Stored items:

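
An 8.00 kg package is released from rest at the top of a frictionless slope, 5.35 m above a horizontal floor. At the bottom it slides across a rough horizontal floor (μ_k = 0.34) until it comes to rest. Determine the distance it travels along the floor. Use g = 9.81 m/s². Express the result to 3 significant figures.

d = 15.7 m

Applying the work–energy principle:
At rest all PE has been dissipated by friction: mgh = μ_k m g d
d = h/μ_k = 5.35/0.34 = 15.74 m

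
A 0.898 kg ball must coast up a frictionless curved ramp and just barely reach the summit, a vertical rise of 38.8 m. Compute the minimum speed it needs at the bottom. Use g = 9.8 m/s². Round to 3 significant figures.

v = 27.6 m/s

At the top it is momentarily at rest, so all KE converts to PE: ½mv² = mgh
v = √(2gh) = √(2 × 9.8 × 38.8) = 27.58 m/s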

### [Task description]
Repeat the data verbatim, line after line, leaving nothing out.

### [Response below]
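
An 8.00 kg package is released from rest at the top of a frictionless slope, 5.35 m above a horizontal floor. At the bottom it slides across a rough horizontal floor (μ_k = 0.34) until it comes to rest. Determine the distance it travels along the floor. Use g = 9.81 m/s². Express the result to 3 significant figures.

d = 15.7 m

Applying the work–energy principle:
At rest all PE has been dissipated by friction: mgh = μ_k m g d
d = h/μ_k = 5.35/0.34 = 15.74 m

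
A 0.898 kg ball must coast up a frictionless curved ramp and just barely reach the summit, a vertical rise of 38.8 m. Compute the minimum speed it needs at the bottom. Use g = 9.8 m/s². Round to 3 significant figures.

v = 27.6 m/s

At the top it is momentarily at rest, so all KE converts to PE: ½mv² = mgh
v = √(2gh) = √(2 × 9.8 × 38.8) = 27.58 m/s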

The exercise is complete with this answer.